**Goal of the exercise**
When every entry has been read, print each one back exactly.
□ □ □ □
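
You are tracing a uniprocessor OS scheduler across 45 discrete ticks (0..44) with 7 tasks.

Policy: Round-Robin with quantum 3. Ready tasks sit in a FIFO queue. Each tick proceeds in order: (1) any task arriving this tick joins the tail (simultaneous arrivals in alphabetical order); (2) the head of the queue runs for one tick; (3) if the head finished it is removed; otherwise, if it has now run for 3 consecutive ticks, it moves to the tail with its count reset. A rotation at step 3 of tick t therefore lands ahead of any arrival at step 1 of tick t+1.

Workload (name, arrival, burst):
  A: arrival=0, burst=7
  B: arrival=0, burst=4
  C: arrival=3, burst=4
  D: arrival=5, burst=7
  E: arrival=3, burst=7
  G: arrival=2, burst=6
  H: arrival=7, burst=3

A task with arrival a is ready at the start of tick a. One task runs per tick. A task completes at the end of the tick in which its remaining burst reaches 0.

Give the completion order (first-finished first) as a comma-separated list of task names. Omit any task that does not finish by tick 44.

completion order = B, H, G, A, C, E, D

t=0: queue=[A,B] q_used=0 → run A
t=1: queue=[A,B] q_used=1 → run A
t=2: queue=[A,B,G] q_used=2 → run A
t=3: queue=[B,G,A,C,E] q_used=0 → run B
t=4: queue=[B,G,A,C,E] q_used=1 → run B
t=5: queue=[B,G,A,C,E,D] q_used=2 → run B
t=6: queue=[G,A,C,E,D,B] q_used=0 → run G
t=7: queue=[G,A,C,E,D,B,H] q_used=1 → run G
t=8: queue=[G,A,C,E,D,B,H] q_used=2 → run G
t=9: queue=[A,C,E,D,B,H,G] q_used=0 → run A
t=10: queue=[A,C,E,D,B,H,G] q_used=1 → run A
t=11: queue=[A,C,E,D,B,H,G] q_used=2 → run A
t=12: queue=[C,E,D,B,H,G,A] q_used=0 → run C
t=13: queue=[C,E,D,B,H,G,A] q_used=1 → run C
t=14: queue=[C,E,D,B,H,G,A] q_used=2 → run C
t=15: queue=[E,D,B,H,G,A,C] q_used=0 → run E
t=16: queue=[E,D,B,H,G,A,C] q_used=1 → run E
t=17: queue=[E,D,B,H,G,A,C] q_used=2 → run E
t=18: queue=[D,B,H,G,A,C,E] q_used=0 → run D
t=19: queue=[D,B,H,G,A,C,E] q_used=1 → run D
t=20: queue=[D,B,H,G,A,C,E] q_used=2 → run D
t=21: queue=[B,H,G,A,C,E,D] q_used=0 → run B
t=22: queue=[H,G,A,C,E,D] q_used=0 → run H
t=23: queue=[H,G,A,C,E,D] q_used=1 → run H
t=24: queue=[H,G,A,C,E,D] q_used=2 → run H
t=25: queue=[G,A,C,E,D] q_used=0 → run G
t=26: queue=[G,A,C,E,D] q_used=1 → run G
t=27: queue=[G,A,C,E,D] q_used=2 → run G
t=28: queue=[A,C,E,D] q_used=0 → run A
t=29: queue=[C,E,D] q_used=0 → run C
t=30: queue=[E,D] q_used=0 → run E
t=31: queue=[E,D] q_used=1 → run E
t=32: queue=[E,D] q_used=2 → run E
t=33: queue=[D,E] q_used=0 → run D
t=34: queue=[D,E] q_used=1 → run D
t=35: queue=[D,E] q_used=2 → run D
t=36: queue=[E,D] q_used=0 → run E
t=37: queue=[D] q_used=0 → run D
t=38: (idle)
t=39: (idle)
t=40: (idle)
t=41: (idle)
t=42: (idle)
t=43: (idle)
t=44: (idle)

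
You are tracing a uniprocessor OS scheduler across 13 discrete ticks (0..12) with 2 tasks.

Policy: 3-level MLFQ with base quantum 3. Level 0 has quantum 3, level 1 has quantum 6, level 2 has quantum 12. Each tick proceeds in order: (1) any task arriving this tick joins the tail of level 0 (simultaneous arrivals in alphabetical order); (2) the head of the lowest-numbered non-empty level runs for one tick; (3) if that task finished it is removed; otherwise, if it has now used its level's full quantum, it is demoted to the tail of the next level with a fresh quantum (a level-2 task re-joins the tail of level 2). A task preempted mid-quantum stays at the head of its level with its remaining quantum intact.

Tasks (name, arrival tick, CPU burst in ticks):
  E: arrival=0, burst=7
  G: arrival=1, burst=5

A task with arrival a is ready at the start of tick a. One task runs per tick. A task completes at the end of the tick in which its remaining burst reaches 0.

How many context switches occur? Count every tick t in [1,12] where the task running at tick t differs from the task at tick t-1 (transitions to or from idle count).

t=0: L0/L1/L2 = E/-/- → run E
t=1: L0/L1/L2 = EG/-/- → run E
t=2: L0/L1/L2 = EG/-/- → run E
t=3: L0/L1/L2 = G/E/- → run G
t=4: L0/L1/L2 = G/E/- → run G
t=5: L0/L1/L2 = G/E/- → run G
t=6: L0/L1/L2 = -/EG/- → run E
t=7: L0/L1/L2 = -/EG/- → run E
t=8: L0/L1/L2 = -/EG/- → run E
t=9: L0/L1/L2 = -/EG/- → run E
t=10: L0/L1/L2 = -/G/- → run G
t=11: L0/L1/L2 = -/G/- → run G
t=12: (idle)

context switches = 4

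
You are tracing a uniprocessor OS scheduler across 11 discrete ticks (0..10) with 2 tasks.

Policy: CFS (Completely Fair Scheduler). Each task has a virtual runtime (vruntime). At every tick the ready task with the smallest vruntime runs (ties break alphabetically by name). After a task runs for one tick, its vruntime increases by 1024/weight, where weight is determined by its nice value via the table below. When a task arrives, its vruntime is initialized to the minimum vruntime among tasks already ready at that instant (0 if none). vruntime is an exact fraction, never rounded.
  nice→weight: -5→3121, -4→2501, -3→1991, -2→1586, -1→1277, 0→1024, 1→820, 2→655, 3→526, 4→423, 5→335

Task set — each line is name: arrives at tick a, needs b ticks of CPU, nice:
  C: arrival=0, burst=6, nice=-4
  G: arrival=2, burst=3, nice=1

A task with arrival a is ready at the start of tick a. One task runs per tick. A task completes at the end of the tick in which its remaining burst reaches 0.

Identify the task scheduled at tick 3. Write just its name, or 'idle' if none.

t=0: vr[C=0] → run C
t=1: vr[C=1024/2501] → run C
t=2: vr[C=2048/2501 G=2048/2501] → run C
t=3: vr[C=3072/2501 G=2048/2501] → run G
t=4: vr[C=3072/2501 G=25856/12505] → run C
t=5: vr[C=4096/2501 G=25856/12505] → run C
t=6: vr[C=5120/2501 G=25856/12505] → run C
t=7: vr[G=25856/12505] → run G
t=8: vr[G=41472/12505] → run G
t=9: (idle)
t=10: (idle)

running at tick 3 = G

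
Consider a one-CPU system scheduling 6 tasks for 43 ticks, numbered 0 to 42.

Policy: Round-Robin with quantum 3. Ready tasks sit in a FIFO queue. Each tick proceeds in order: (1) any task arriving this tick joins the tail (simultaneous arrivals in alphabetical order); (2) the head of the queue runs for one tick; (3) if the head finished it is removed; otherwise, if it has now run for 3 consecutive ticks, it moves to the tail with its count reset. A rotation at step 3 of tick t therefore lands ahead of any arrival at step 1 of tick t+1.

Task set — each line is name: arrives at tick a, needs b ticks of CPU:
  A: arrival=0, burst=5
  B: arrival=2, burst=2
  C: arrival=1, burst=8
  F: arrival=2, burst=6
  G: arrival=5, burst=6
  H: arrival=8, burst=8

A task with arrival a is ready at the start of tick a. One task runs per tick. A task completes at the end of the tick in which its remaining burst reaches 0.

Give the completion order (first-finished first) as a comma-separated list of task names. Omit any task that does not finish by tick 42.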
□ □ □ □
**Answer section**
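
You are tracing a uniprocessor OS scheduler across 45 discrete ticks (0..44) with 7 tasks.

Policy: Round-Robin with quantum 3. Ready tasks sit in a FIFO queue. Each tick proceeds in order: (1) any task arriving this tick joins the tail (simultaneous arrivals in alphabetical order); (2) the head of the queue runs for one tick; (3) if the head finished it is removed; otherwise, if it has now run for 3 consecutive ticks, it moves to the tail with its count reset. A rotation at step 3 of tick t therefore lands ahead of any arrival at step 1 of tick t+1.

Workload (name, arrival, burst):
  A: arrival=0, burst=7
  B: arrival=0, burst=4
  C: arrival=3, burst=4
  D: arrival=5, burst=7
  E: arrival=3, burst=7
  G: arrival=2, burst=6
  H: arrival=7, burst=3

A task with arrival a is ready at the start of tick a. One task runs per tick. A task completes at the end of the tick in which its remaining burst reaches 0.

Give the completion order (first-finished first) as a comma-separated list of task names. Omit any task that does not finish by tick 44.

completion order = B, H, G, A, C, E, D

t=0: queue=[A,B] q_used=0 → run A
t=1: queue=[A,B] q_used=1 → run A
t=2: queue=[A,B,G] q_used=2 → run A
t=3: queue=[B,G,A,C,E] q_used=0 → run B
t=4: queue=[B,G,A,C,E] q_used=1 → run B
t=5: queue=[B,G,A,C,E,D] q_used=2 → run B
t=6: queue=[G,A,C,E,D,B] q_used=0 → run G
t=7: queue=[G,A,C,E,D,B,H] q_used=1 → run G
t=8: queue=[G,A,C,E,D,B,H] q_used=2 → run G
t=9: queue=[A,C,E,D,B,H,G] q_used=0 → run A
t=10: queue=[A,C,E,D,B,H,G] q_used=1 → run A
t=11: queue=[A,C,E,D,B,H,G] q_used=2 → run A
t=12: queue=[C,E,D,B,H,G,A] q_used=0 → run C
t=13: queue=[C,E,D,B,H,G,A] q_used=1 → run C
t=14: queue=[C,E,D,B,H,G,A] q_used=2 → run C
t=15: queue=[E,D,B,H,G,A,C] q_used=0 → run E
t=16: queue=[E,D,B,H,G,A,C] q_used=1 → run E
t=17: queue=[E,D,B,H,G,A,C] q_used=2 → run E
t=18: queue=[D,B,H,G,A,C,E] q_used=0 → run D
t=19: queue=[D,B,H,G,A,C,E] q_used=1 → run D
t=20: queue=[D,B,H,G,A,C,E] q_used=2 → run D
t=21: queue=[B,H,G,A,C,E,D] q_used=0 → run B
t=22: queue=[H,G,A,C,E,D] q_used=0 → run H
t=23: queue=[H,G,A,C,E,D] q_used=1 → run H
t=24: queue=[H,G,A,C,E,D] q_used=2 → run H
t=25: queue=[G,A,C,E,D] q_used=0 → run G
t=26: queue=[G,A,C,E,D] q_used=1 → run G
t=27: queue=[G,A,C,E,D] q_used=2 → run G
t=28: queue=[A,C,E,D] q_used=0 → run A
t=29: queue=[C,E,D] q_used=0 → run C
t=30: queue=[E,D] q_used=0 → run E
t=31: queue=[E,D] q_used=1 → run E
t=32: queue=[E,D] q_used=2 → run E
t=33: queue=[D,E] q_used=0 → run D
t=34: queue=[D,E] q_used=1 → run D
t=35: queue=[D,E] q_used=2 → run D
t=36: queue=[E,D] q_used=0 → run E
t=37: queue=[D] q_used=0 → run D
t=38: (idle)
t=39: (idle)
t=40: (idle)
t=41: (idle)
t=42: (idle)
t=43: (idle)
t=44: (idle)

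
You are tracing a uniprocessor OS scheduler across 13 discrete ticks (0..12) with 2 tasks.

Policy: 3-level MLFQ with base quantum 3. Level 0 has quantum 3, level 1 has quantum 6, level 2 has quantum 12. Each tick proceeds in order: (1) any task arriving this tick joins the tail of level 0 (simultaneous arrivals in alphabetical order); (2) the head of the lowest-numbered non-empty level runs for one tick; (3) if that task finished it is removed; otherwise, if it has now used its level's full quantum, it is demoted to the tail of the next level with a fresh quantum (a level-2 task re-joins the tail of level 2). A task preempted mid-quantum stays at the head of its level with its remaining quantum intact.

Tasks (name, arrival tick, CPU burst in ticks):
  E: arrival=0, burst=7
  G: arrival=1, burst=5

A task with arrival a is ready at the start of tick a. One task runs per tick. A task completes at the end of the tick in which its remaining burst reaches 0.

How many context switches occur? Count every tick t in [1,12] where the task running at tick t differs from the task at tick t-1 (transitions to or from idle count).

t=0: L0/L1/L2 = E/-/- → run E
t=1: L0/L1/L2 = EG/-/- → run E
t=2: L0/L1/L2 = EG/-/- → run E
t=3: L0/L1/L2 = G/E/- → run G
t=4: L0/L1/L2 = G/E/- → run G
t=5: L0/L1/L2 = G/E/- → run G
t=6: L0/L1/L2 = -/EG/- → run E
t=7: L0/L1/L2 = -/EG/- → run E
t=8: L0/L1/L2 = -/EG/- → run E
t=9: L0/L1/L2 = -/EG/- → run E
t=10: L0/L1/L2 = -/G/- → run G
t=11: L0/L1/L2 = -/G/- → run G
t=12: (idle)

context switches = 4

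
You are tracing a uniprocessor OS scheduler across 11 discrete ticks (0..10) with 2 tasks.

Policy: CFS (Completely Fair Scheduler). Each task has a virtual runtime (vruntime). At every tick the ready task with the smallest vruntime runs (ties break alphabetically by name). After a task runs for one tick, its vruntime increases by 1024/weight, where weight is determined by its nice value via the table below. When a task arrives, its vruntime is initialized to the minimum vruntime among tasks already ready at that instant (0 if none). vruntime is an exact fraction, never rounded.
  nice→weight: -5→3121, -4→2501, -3→1991, -2→1586, -1→1277, 0→1024, 1→820, 2→655, 3→526, 4→423, 5→335

Task set — each line is name: arrives at tick a, needs b ticks of CPU, nice:
  C: arrival=0, burst=6, nice=-4
  G: arrival=2, burst=3, nice=1

A task with arrival a is ready at the start of tick a. One task runs per tick. A task completes at the end of the tick in which its remaining burst reaches 0.

Identify the task scheduled at tick 3. Write just its name, or 'idle' if none.

t=0: vr[C=0] → run C
t=1: vr[C=1024/2501] → run C
t=2: vr[C=2048/2501 G=2048/2501] → run C
t=3: vr[C=3072/2501 G=2048/2501] → run G
t=4: vr[C=3072/2501 G=25856/12505] → run C
t=5: vr[C=4096/2501 G=25856/12505] → run C
t=6: vr[C=5120/2501 G=25856/12505] → run C
t=7: vr[G=25856/12505] → run G
t=8: vr[G=41472/12505] → run G
t=9: (idle)
t=10: (idle)

running at tick 3 = G

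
Consider a one-CPU system scheduling 6 tasks for 43 ticks, numbered 0 to 42.

Policy: Round-Robin with quantum 3. Ready tasks sit in a FIFO queue. Each tick proceeds in order: (1) any task arriving this tick joins the tail (simultaneous arrivals in alphabetical order); (2) the head of the queue runs for one tick; (3) if the head finished it is removed; otherwise, if it has now run for 3 consecutive ticks, it moves to the tail with its count reset. A rotation at step 3 of tick t therefore lands ahead of any arrival at step 1 of tick t+1.

Task set — each line is name: arrives at tick a, needs b ticks of CPU:
  A: arrival=0, burst=5
  B: arrival=2, burst=2
  C: arrival=1, burst=8
  F: arrival=2, burst=6
  G: arrival=5, burst=6
  H: arrival=8, burst=8

A task with arrival a is ready at the start of tick a. One task runs per tick. A task completes at the end of the tick in which its remaining burst reaches 0.

Give the completion order (first-finished first) as a comma-separated list of task names. Omit any task that does not finish by tick 42.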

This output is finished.